_YOUR INSTRUCTIONS_:
Starting with the line that contains "A credit-card number", copy every remaining line of the data below exactly, the last one included.

Saved entries:
★ ★ ★
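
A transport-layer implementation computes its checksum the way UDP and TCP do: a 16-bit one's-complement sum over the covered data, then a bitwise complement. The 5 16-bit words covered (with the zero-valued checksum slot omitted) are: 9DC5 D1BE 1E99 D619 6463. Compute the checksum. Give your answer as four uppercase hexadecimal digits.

3765

One's-complement addition (fold any carry out of bit 15 back into bit 0):
  0x9DC5 + 0xD1BE = 0x16F83 → wrap carry → 0x6F84
  0x6F84 + 0x1E99 = 0x08E1D
  0x8E1D + 0xD619 = 0x16436 → wrap carry → 0x6437
  0x6437 + 0x6463 = 0x0C89A
One's-complement sum = 0xC89A.
Checksum = ~0xC89A & 0xFFFF = 0x3765.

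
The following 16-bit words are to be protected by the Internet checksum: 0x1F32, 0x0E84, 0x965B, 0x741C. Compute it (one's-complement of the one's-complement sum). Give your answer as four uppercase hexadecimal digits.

C7D1

One's-complement addition (fold any carry out of bit 15 back into bit 0):
  0x1F32 + 0x0E84 = 0x02DB6
  0x2DB6 + 0x965B = 0x0C411
  0xC411 + 0x741C = 0x1382D → wrap carry → 0x382E
One's-complement sum = 0x382E.
Checksum = ~0x382E & 0xFFFF = 0xC7D1.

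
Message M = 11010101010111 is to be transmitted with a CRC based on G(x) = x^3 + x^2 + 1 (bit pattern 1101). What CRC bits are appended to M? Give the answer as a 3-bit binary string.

Append 3 zeros: 11010101010111000. Divide by 1101 (XOR where the leading bit is 1):
  pos 0: 1101 XOR 1101 = 0000
  pos 5: 1010 XOR 1101 = 0111
  pos 6: 1111 XOR 1101 = 0010
  pos 8: 1001 XOR 1101 = 0100
  pos 9: 1001 XOR 1101 = 0100
  pos 10: 1001 XOR 1101 = 0100
  pos 11: 1000 XOR 1101 = 0101
  pos 12: 1010 XOR 1101 = 0111
  pos 13: 1110 XOR 1101 = 0011
Remainder (last 3 bits) = 011. This is the CRC / FCS.

011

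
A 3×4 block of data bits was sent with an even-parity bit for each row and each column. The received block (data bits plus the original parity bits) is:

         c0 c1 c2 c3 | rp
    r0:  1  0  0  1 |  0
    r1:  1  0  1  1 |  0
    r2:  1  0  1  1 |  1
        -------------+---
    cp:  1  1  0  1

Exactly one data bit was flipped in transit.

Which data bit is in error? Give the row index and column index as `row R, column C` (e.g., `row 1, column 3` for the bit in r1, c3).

row 1, column 1

Recompute each row's even parity and compare to rp:
  r0: data parity 0, sent rp 0 → ok
  r1: data parity 1, sent rp 0 → mismatch
  r2: data parity 1, sent rp 1 → ok
Recompute each column's even parity and compare to cp:
  c0: data parity 1, sent cp 1 → ok
  c1: data parity 0, sent cp 1 → mismatch
  c2: data parity 0, sent cp 0 → ok
  c3: data parity 1, sent cp 1 → ok
Exactly one row (r1) and one column (c1) fail → the flipped bit is at their intersection.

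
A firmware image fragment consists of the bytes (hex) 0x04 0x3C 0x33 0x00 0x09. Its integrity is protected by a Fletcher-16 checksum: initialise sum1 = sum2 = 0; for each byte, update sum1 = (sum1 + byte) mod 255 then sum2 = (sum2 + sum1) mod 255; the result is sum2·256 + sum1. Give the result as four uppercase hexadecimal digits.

A77C

Running sums (mod 255):
  after byte 0 (0x04): sum1=4, sum2=4
  after byte 1 (0x3C): sum1=64, sum2=68
  after byte 2 (0x33): sum1=115, sum2=183
  after byte 3 (0x00): sum1=115, sum2=43
  after byte 4 (0x09): sum1=124, sum2=167
Checksum = sum2·256 + sum1 = 167·256 + 124 = 42876 = 0xA77C.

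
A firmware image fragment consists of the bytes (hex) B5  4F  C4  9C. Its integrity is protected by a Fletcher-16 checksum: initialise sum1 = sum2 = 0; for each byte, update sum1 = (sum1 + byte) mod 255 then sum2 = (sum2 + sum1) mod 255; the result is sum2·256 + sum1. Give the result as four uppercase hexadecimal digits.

Running sums (mod 255):
  after byte 0 (B5): sum1=181, sum2=181
  after byte 1 (4F): sum1=5, sum2=186
  after byte 2 (C4): sum1=201, sum2=132
  after byte 3 (9C): sum1=102, sum2=234
Checksum = sum2·256 + sum1 = 234·256 + 102 = 60006 = 0xEA66.

EA66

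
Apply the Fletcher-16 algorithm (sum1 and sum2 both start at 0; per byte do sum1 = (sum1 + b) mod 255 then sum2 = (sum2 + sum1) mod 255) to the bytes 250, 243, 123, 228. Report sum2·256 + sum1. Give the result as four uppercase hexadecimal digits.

A34F

Running sums (mod 255):
  after byte 0 (250): sum1=250, sum2=250
  after byte 1 (243): sum1=238, sum2=233
  after byte 2 (123): sum1=106, sum2=84
  after byte 3 (228): sum1=79, sum2=163
Checksum = sum2·256 + sum1 = 163·256 + 79 = 41807 = 0xA34F.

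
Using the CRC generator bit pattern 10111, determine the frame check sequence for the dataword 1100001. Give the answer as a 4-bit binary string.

1011

Append 4 zeros: 11000010000. Divide by 10111 (XOR where the leading bit is 1):
  pos 0: 11000 XOR 10111 = 01111
  pos 1: 11110 XOR 10111 = 01001
  pos 2: 10011 XOR 10111 = 00100
  pos 4: 10000 XOR 10111 = 00111
  pos 6: 11100 XOR 10111 = 01011
Remainder (last 4 bits) = 1011. This is the CRC / FCS.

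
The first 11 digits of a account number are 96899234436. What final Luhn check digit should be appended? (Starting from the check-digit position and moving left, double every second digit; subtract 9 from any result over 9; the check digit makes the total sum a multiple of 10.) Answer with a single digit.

Partial digits right→left: 6 3 4 4 3 2 9 9 8 6 9
Double every second digit counting from the check-digit position (so the 1st, 3rd, 5th, ... of the partial from the right).
  doubled (with −9 where >9): 3 8 6 9 7 9 → sum 42
  kept as-is: 3 4 2 9 6 → sum 24
Total = 42 + 24 = 66.
Check digit = (10 − (66 mod 10)) mod 10 = 4.

4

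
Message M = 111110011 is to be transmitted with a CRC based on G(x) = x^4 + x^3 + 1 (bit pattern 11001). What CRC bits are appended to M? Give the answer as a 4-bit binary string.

1101

Append 4 zeros: 1111100110000. Divide by 11001 (XOR where the leading bit is 1):
  pos 0: 11111 XOR 11001 = 00110
  pos 2: 11000 XOR 11001 = 00001
  pos 6: 11100 XOR 11001 = 00101
  pos 8: 10100 XOR 11001 = 01101
Remainder (last 4 bits) = 1101. This is the CRC / FCS.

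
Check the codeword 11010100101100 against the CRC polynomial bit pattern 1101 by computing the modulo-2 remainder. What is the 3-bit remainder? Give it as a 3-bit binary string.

Modulo-2 division of 11010100101100 by 1101:
  pos 0: 1101 XOR 1101 = 0000
  pos 5: 1001 XOR 1101 = 0100
  pos 6: 1000 XOR 1101 = 0101
  pos 7: 1011 XOR 1101 = 0110
  pos 8: 1101 XOR 1101 = 0000
Remainder = 000 (zero — the frame passes the CRC check).

000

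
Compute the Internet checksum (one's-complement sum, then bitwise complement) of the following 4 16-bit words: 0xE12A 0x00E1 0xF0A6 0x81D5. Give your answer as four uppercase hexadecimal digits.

One's-complement addition (fold any carry out of bit 15 back into bit 0):
  0xE12A + 0x00E1 = 0x0E20B
  0xE20B + 0xF0A6 = 0x1D2B1 → wrap carry → 0xD2B2
  0xD2B2 + 0x81D5 = 0x15487 → wrap carry → 0x5488
One's-complement sum = 0x5488.
Checksum = ~0x5488 & 0xFFFF = 0xAB77.

AB77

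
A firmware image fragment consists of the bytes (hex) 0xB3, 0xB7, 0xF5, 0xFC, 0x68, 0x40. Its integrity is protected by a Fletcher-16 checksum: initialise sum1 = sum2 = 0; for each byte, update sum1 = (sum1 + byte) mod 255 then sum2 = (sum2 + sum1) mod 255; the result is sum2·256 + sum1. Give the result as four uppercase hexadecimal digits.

Running sums (mod 255):
  after byte 0 (0xB3): sum1=179, sum2=179
  after byte 1 (0xB7): sum1=107, sum2=31
  after byte 2 (0xF5): sum1=97, sum2=128
  after byte 3 (0xFC): sum1=94, sum2=222
  after byte 4 (0x68): sum1=198, sum2=165
  after byte 5 (0x40): sum1=7, sum2=172
Checksum = sum2·256 + sum1 = 172·256 + 7 = 44039 = 0xAC07.

AC07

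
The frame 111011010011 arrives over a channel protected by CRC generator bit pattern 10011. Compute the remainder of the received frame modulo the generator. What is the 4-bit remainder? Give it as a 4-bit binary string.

Modulo-2 division of 111011010011 by 10011:
  pos 0: 11101 XOR 10011 = 01110
  pos 1: 11101 XOR 10011 = 01110
  pos 2: 11100 XOR 10011 = 01111
  pos 3: 11111 XOR 10011 = 01100
  pos 4: 11000 XOR 10011 = 01011
  pos 5: 10110 XOR 10011 = 00101
  pos 7: 10111 XOR 10011 = 00100
Remainder = 0100 (nonzero — an error is detected).

0100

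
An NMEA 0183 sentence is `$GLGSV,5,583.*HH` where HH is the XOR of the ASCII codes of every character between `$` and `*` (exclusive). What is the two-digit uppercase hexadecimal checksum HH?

6C

XOR the ASCII codes of the payload characters:
  'G' = 0x47 → acc = 0x47
  'L' = 0x4C → acc = 0x0B
  'G' = 0x47 → acc = 0x4C
  'S' = 0x53 → acc = 0x1F
  'V' = 0x56 → acc = 0x49
  ',' = 0x2C → acc = 0x65
  '5' = 0x35 → acc = 0x50
  ',' = 0x2C → acc = 0x7C
  '5' = 0x35 → acc = 0x49
  '8' = 0x38 → acc = 0x71
  '3' = 0x33 → acc = 0x42
  '.' = 0x2E → acc = 0x6C
Checksum = 0x6C.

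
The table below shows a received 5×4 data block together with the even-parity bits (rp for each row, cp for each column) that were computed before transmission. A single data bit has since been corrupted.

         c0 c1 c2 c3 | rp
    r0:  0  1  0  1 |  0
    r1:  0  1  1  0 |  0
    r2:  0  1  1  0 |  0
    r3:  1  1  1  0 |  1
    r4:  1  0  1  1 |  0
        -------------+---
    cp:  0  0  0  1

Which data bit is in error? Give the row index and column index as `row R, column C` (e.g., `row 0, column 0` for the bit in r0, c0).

row 4, column 3

Recompute each row's even parity and compare to rp:
  r0: data parity 0, sent rp 0 → ok
  r1: data parity 0, sent rp 0 → ok
  r2: data parity 0, sent rp 0 → ok
  r3: data parity 1, sent rp 1 → ok
  r4: data parity 1, sent rp 0 → mismatch
Recompute each column's even parity and compare to cp:
  c0: data parity 0, sent cp 0 → ok
  c1: data parity 0, sent cp 0 → ok
  c2: data parity 0, sent cp 0 → ok
  c3: data parity 0, sent cp 1 → mismatch
Exactly one row (r4) and one column (c3) fail → the flipped bit is at their intersection.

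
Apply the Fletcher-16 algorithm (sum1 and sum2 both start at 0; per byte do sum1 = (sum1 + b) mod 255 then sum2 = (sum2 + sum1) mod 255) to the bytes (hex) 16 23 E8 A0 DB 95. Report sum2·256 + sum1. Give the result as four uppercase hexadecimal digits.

Running sums (mod 255):
  after byte 0 (16): sum1=22, sum2=22
  after byte 1 (23): sum1=57, sum2=79
  after byte 2 (E8): sum1=34, sum2=113
  after byte 3 (A0): sum1=194, sum2=52
  after byte 4 (DB): sum1=158, sum2=210
  after byte 5 (95): sum1=52, sum2=7
Checksum = sum2·256 + sum1 = 7·256 + 52 = 1844 = 0x0734.

0734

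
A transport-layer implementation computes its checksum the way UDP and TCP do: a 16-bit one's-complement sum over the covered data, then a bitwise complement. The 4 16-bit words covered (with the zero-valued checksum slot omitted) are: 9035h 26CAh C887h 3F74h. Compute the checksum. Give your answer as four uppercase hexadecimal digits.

4104

One's-complement addition (fold any carry out of bit 15 back into bit 0):
  0x9035 + 0x26CA = 0x0B6FF
  0xB6FF + 0xC887 = 0x17F86 → wrap carry → 0x7F87
  0x7F87 + 0x3F74 = 0x0BEFB
One's-complement sum = 0xBEFB.
Checksum = ~0xBEFB & 0xFFFF = 0x4104.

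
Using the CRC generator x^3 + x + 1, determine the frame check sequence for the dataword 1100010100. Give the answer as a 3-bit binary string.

Append 3 zeros: 1100010100000. Divide by 1011 (XOR where the leading bit is 1):
  pos 0: 1100 XOR 1011 = 0111
  pos 1: 1110 XOR 1011 = 0101
  pos 2: 1011 XOR 1011 = 0000
  pos 7: 1000 XOR 1011 = 0011
  pos 9: 1100 XOR 1011 = 0111
Remainder (last 3 bits) = 111. This is the CRC / FCS.

111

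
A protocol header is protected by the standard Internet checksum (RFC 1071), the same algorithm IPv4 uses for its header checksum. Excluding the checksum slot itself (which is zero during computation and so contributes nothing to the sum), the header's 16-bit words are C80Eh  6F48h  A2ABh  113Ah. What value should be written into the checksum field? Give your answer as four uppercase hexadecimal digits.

One's-complement addition (fold any carry out of bit 15 back into bit 0):
  0xC80E + 0x6F48 = 0x13756 → wrap carry → 0x3757
  0x3757 + 0xA2AB = 0x0DA02
  0xDA02 + 0x113A = 0x0EB3C
One's-complement sum = 0xEB3C.
Checksum = ~0xEB3C & 0xFFFF = 0x14C3.

14C3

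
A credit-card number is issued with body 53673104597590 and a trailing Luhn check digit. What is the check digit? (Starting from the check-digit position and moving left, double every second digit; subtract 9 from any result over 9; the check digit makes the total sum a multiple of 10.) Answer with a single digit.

4

Partial digits right→left: 0 9 5 7 9 5 4 0 1 3 7 6 3 5
Double every second digit counting from the check-digit position (so the 1st, 3rd, 5th, ... of the partial from the right).
  doubled (with −9 where >9): 0 1 9 8 2 5 6 → sum 31
  kept as-is: 9 7 5 0 3 6 5 → sum 35
Total = 31 + 35 = 66.
Check digit = (10 − (66 mod 10)) mod 10 = 4.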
★ ★ ★
_OUTPUT_:
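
A credit-card number is issued with body 53673104597590 and a trailing Luhn check digit. What is the check digit? (Starting from the check-digit position and moving left, double every second digit; subtract 9 from any result over 9; the check digit makes the total sum a multiple of 10.) Answer with a single digit.

4

Partial digits right→left: 0 9 5 7 9 5 4 0 1 3 7 6 3 5
Double every second digit counting from the check-digit position (so the 1st, 3rd, 5th, ... of the partial from the right).
  doubled (with −9 where >9): 0 1 9 8 2 5 6 → sum 31
  kept as-is: 9 7 5 0 3 6 5 → sum 35
Total = 31 + 35 = 66.
Check digit = (10 − (66 mod 10)) mod 10 = 4.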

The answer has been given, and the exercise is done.